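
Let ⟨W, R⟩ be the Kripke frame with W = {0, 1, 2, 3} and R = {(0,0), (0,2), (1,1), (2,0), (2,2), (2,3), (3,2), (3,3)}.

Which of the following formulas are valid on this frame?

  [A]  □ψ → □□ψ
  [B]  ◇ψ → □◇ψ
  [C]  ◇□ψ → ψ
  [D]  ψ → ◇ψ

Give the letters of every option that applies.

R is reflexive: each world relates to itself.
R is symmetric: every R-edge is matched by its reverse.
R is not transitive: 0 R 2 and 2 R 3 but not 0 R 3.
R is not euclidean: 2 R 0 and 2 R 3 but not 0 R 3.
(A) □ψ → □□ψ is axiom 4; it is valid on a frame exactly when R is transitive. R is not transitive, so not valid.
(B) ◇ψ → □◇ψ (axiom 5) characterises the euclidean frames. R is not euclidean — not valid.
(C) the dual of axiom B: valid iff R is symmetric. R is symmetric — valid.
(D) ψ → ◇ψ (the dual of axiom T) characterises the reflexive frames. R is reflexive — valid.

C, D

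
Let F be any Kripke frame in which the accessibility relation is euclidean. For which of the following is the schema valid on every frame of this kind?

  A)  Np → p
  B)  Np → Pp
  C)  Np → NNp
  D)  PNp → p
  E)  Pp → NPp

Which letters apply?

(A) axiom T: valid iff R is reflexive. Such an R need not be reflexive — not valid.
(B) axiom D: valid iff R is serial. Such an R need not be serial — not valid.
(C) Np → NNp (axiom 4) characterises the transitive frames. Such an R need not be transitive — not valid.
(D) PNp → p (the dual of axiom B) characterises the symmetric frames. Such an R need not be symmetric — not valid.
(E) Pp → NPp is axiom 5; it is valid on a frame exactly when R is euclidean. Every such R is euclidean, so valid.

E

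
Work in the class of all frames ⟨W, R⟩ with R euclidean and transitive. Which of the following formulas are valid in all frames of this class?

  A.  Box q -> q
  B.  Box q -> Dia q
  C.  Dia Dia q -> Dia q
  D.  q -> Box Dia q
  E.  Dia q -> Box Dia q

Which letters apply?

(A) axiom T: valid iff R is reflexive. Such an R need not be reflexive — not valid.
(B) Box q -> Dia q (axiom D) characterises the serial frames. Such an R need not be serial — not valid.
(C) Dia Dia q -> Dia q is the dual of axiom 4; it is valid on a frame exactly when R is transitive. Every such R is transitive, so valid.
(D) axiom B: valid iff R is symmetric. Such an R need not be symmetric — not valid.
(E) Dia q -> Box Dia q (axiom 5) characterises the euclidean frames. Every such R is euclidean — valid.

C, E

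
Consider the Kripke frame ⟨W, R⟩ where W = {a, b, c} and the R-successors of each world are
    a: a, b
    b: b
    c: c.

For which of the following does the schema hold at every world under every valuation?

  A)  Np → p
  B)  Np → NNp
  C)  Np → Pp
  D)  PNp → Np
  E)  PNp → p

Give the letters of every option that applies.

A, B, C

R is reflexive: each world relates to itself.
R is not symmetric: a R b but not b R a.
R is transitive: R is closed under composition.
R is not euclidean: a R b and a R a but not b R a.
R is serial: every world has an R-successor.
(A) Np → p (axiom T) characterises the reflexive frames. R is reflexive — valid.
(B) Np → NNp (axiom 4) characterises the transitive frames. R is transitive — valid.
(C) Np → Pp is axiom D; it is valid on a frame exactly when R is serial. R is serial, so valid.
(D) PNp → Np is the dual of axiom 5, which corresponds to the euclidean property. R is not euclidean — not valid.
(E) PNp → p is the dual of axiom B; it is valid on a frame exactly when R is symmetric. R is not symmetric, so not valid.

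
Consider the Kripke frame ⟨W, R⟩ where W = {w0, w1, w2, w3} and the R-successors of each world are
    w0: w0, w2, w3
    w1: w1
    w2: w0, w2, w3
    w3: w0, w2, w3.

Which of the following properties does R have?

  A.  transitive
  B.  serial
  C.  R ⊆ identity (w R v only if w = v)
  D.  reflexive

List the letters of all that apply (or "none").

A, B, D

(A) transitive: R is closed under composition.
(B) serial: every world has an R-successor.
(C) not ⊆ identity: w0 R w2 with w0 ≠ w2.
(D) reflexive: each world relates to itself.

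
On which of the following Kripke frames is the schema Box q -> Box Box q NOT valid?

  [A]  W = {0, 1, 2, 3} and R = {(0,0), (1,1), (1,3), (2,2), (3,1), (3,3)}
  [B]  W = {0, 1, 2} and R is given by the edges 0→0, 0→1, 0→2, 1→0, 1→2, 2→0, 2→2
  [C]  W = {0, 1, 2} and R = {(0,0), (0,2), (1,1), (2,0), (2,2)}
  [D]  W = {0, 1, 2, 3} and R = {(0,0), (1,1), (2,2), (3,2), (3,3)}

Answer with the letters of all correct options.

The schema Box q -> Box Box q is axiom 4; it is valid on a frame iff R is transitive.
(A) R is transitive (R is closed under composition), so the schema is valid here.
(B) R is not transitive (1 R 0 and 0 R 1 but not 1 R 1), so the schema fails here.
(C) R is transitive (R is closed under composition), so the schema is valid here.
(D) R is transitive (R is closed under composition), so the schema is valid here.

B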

• • •

Aim of the exercise:
Tally, across the records, each line that contains the word "Kripke", and answer with nothing except the count.

Exercise output:
5